> _EXERCISE REQUIREMENTS_: Can the data below be set down again exactly, line for line?

> _PROVIDED DATA_:
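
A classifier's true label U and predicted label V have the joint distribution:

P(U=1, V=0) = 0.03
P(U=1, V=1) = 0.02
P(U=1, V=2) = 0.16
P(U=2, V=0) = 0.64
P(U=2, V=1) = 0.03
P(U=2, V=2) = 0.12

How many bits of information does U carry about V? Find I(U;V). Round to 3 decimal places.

Marginals: p(U) = (0.2100, 0.7900), p(V) = (0.6700, 0.0500, 0.2800).
I(U;V) = H(U) + H(V) − H(U,V).
H(U) = 0.7415, H(V) = 1.1174, H(U,V) = 1.6186.
I(U;V) = 0.7415 + 1.1174 − 1.6186 = 0.240 bits.

0.240 bits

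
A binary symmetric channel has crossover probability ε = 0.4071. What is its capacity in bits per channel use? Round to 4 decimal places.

Binary symmetric channel: C = 1 − h₂(ε) where h₂ is the binary entropy function.
h₂(0.4071) = −0.4071·log₂0.4071 − 0.5929·log₂0.5929 = 0.9750.
C = 1 − 0.9750 = 0.0250 bits per channel use.

0.0250 bits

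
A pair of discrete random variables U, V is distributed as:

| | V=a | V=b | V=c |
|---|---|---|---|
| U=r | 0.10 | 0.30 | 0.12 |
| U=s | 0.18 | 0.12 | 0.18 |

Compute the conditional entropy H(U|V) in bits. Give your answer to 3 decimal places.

Marginals: p(U) = (0.5200, 0.4800), p(V) = (0.2800, 0.4200, 0.3000).
H(U|V) = Σ p(V) · H(U|V=·).
  V=a: p=0.2800, H(U|V=a) = 0.9403
  V=b: p=0.4200, H(U|V=b) = 0.8631
  V=c: p=0.3000, H(U|V=c) = 0.9710
Weighted sum = 0.917 bits.

0.917 bits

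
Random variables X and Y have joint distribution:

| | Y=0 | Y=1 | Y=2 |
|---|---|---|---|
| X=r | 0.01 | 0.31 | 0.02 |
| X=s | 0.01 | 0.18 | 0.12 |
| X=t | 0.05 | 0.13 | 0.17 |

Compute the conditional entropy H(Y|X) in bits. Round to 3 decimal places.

Chain rule: H(Y|X) = H(X,Y) − H(X).
Marginals: p(X) = (0.3400, 0.3100, 0.3500), p(Y) = (0.0700, 0.6200, 0.3100).
H(X,Y) = 2.6153 bits; H(X) = 1.5831 bits.
H(Y|X) = 2.6153 − 1.5831 = 1.032 bits.

1.032 bits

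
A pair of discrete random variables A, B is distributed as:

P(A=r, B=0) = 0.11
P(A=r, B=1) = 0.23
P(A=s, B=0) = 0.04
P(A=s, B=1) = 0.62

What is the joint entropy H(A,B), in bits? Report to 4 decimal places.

1.4513 bits

H(A,B) = −Σ p(x,y)·log₂ p(x,y) over all 4 cells.
  cell (r,0): −0.11·log₂0.11 = 0.35029
  cell (r,1): −0.23·log₂0.23 = 0.48767
  cell (s,0): −0.04·log₂0.04 = 0.18575
  cell (s,1): −0.62·log₂0.62 = 0.42759
Sum = 1.4513 bits.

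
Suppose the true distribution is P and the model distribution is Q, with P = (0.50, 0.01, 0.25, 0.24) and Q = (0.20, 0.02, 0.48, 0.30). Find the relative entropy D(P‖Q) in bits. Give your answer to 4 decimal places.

0.3384 bits

D(P‖Q) = Σ p·log₂(p/q).
  0.50·log₂(0.50/0.20) = 0.66096
  0.01·log₂(0.01/0.02) = -0.01000
  0.25·log₂(0.25/0.48) = -0.23528
  0.24·log₂(0.24/0.30) = -0.07726
D(P‖Q) = 0.3384 bits.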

> _SOLUTION FOR THIS PROBLEM_:
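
A classifier's true label U and predicted label V have the joint distribution:

P(U=1, V=0) = 0.03
P(U=1, V=1) = 0.02
P(U=1, V=2) = 0.16
P(U=2, V=0) = 0.64
P(U=2, V=1) = 0.03
P(U=2, V=2) = 0.12

How many bits of information does U carry about V? Find I(U;V). Round to 3 decimal places.

Marginals: p(U) = (0.2100, 0.7900), p(V) = (0.6700, 0.0500, 0.2800).
I(U;V) = H(U) + H(V) − H(U,V).
H(U) = 0.7415, H(V) = 1.1174, H(U,V) = 1.6186.
I(U;V) = 0.7415 + 1.1174 − 1.6186 = 0.240 bits.

0.240 bits

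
A binary symmetric channel has crossover probability ε = 0.4071. What is its capacity in bits per channel use? Round to 4 decimal places.

Binary symmetric channel: C = 1 − h₂(ε) where h₂ is the binary entropy function.
h₂(0.4071) = −0.4071·log₂0.4071 − 0.5929·log₂0.5929 = 0.9750.
C = 1 − 0.9750 = 0.0250 bits per channel use.

0.0250 bits

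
A pair of discrete random variables U, V is distributed as:

| | V=a | V=b | V=c |
|---|---|---|---|
| U=r | 0.10 | 0.30 | 0.12 |
| U=s | 0.18 | 0.12 | 0.18 |

Compute the conditional entropy H(U|V) in bits. Give your answer to 3 decimal places.

Marginals: p(U) = (0.5200, 0.4800), p(V) = (0.2800, 0.4200, 0.3000).
H(U|V) = Σ p(V) · H(U|V=·).
  V=a: p=0.2800, H(U|V=a) = 0.9403
  V=b: p=0.4200, H(U|V=b) = 0.8631
  V=c: p=0.3000, H(U|V=c) = 0.9710
Weighted sum = 0.917 bits.

0.917 bits

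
Random variables X and Y have joint distribution:

| | Y=0 | Y=1 | Y=2 |
|---|---|---|---|
| X=r | 0.01 | 0.31 | 0.02 |
| X=s | 0.01 | 0.18 | 0.12 |
| X=t | 0.05 | 0.13 | 0.17 |

Compute the conditional entropy H(Y|X) in bits. Round to 3 decimal places.

Chain rule: H(Y|X) = H(X,Y) − H(X).
Marginals: p(X) = (0.3400, 0.3100, 0.3500), p(Y) = (0.0700, 0.6200, 0.3100).
H(X,Y) = 2.6153 bits; H(X) = 1.5831 bits.
H(Y|X) = 2.6153 − 1.5831 = 1.032 bits.

1.032 bits

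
A pair of discrete random variables A, B is distributed as:

P(A=r, B=0) = 0.11
P(A=r, B=1) = 0.23
P(A=s, B=0) = 0.04
P(A=s, B=1) = 0.62

What is the joint entropy H(A,B), in bits? Report to 4 decimal places.

1.4513 bits

H(A,B) = −Σ p(x,y)·log₂ p(x,y) over all 4 cells.
  cell (r,0): −0.11·log₂0.11 = 0.35029
  cell (r,1): −0.23·log₂0.23 = 0.48767
  cell (s,0): −0.04·log₂0.04 = 0.18575
  cell (s,1): −0.62·log₂0.62 = 0.42759
Sum = 1.4513 bits.

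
Suppose the true distribution is P and the model distribution is Q, with P = (0.50, 0.01, 0.25, 0.24) and Q = (0.20, 0.02, 0.48, 0.30). Find the relative entropy D(P‖Q) in bits. Give your answer to 4 decimal places.

0.3384 bits

D(P‖Q) = Σ p·log₂(p/q).
  0.50·log₂(0.50/0.20) = 0.66096
  0.01·log₂(0.01/0.02) = -0.01000
  0.25·log₂(0.25/0.48) = -0.23528
  0.24·log₂(0.24/0.30) = -0.07726
D(P‖Q) = 0.3384 bits.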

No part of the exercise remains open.